• PROBLEM TO WORK ON
The whole of the material needs to be repeated exactly, line for line.
[Opening DATASET RECORDS section]
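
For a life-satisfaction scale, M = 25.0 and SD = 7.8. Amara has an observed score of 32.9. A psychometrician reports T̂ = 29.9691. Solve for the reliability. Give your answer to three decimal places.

0.629

T̂ = ρX + (1 − ρ)μ  ⇒  T̂ − μ = ρ(X − μ)
ρ = (T̂ − μ)/(X − μ) = (29.9691 − 25.0) / (32.9 − 25.0) = 4.9691 / 7.9 = 0.62900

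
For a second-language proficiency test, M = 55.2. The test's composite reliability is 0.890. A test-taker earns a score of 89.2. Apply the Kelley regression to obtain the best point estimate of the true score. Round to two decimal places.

85.46

T̂ = ρX + (1 − ρ)μ
  = 0.890 × 89.2 + 0.110 × 55.2
  = 79.3880 + 6.0720
  = 85.460
  ≈ 85.46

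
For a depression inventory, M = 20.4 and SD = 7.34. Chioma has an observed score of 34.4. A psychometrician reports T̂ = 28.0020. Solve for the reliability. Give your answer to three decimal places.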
[Closing DATASET RECORDS section]
• EXERCISE RESULT
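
For a life-satisfaction scale, M = 25.0 and SD = 7.8. Amara has an observed score of 32.9. A psychometrician reports T̂ = 29.9691. Solve for the reliability. Give your answer to three decimal places.

0.629

T̂ = ρX + (1 − ρ)μ  ⇒  T̂ − μ = ρ(X − μ)
ρ = (T̂ − μ)/(X − μ) = (29.9691 − 25.0) / (32.9 − 25.0) = 4.9691 / 7.9 = 0.62900

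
For a second-language proficiency test, M = 55.2. The test's composite reliability is 0.890. A test-taker earns a score of 89.2. Apply the Kelley regression to obtain the best point estimate of the true score. Round to two decimal places.

85.46

T̂ = ρX + (1 − ρ)μ
  = 0.890 × 89.2 + 0.110 × 55.2
  = 79.3880 + 6.0720
  = 85.460
  ≈ 85.46

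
For a depression inventory, M = 20.4 and SD = 7.34. Chioma has an observed score of 34.4. A psychometrician reports T̂ = 28.0020. Solve for the reliability. Give your answer to three decimal places.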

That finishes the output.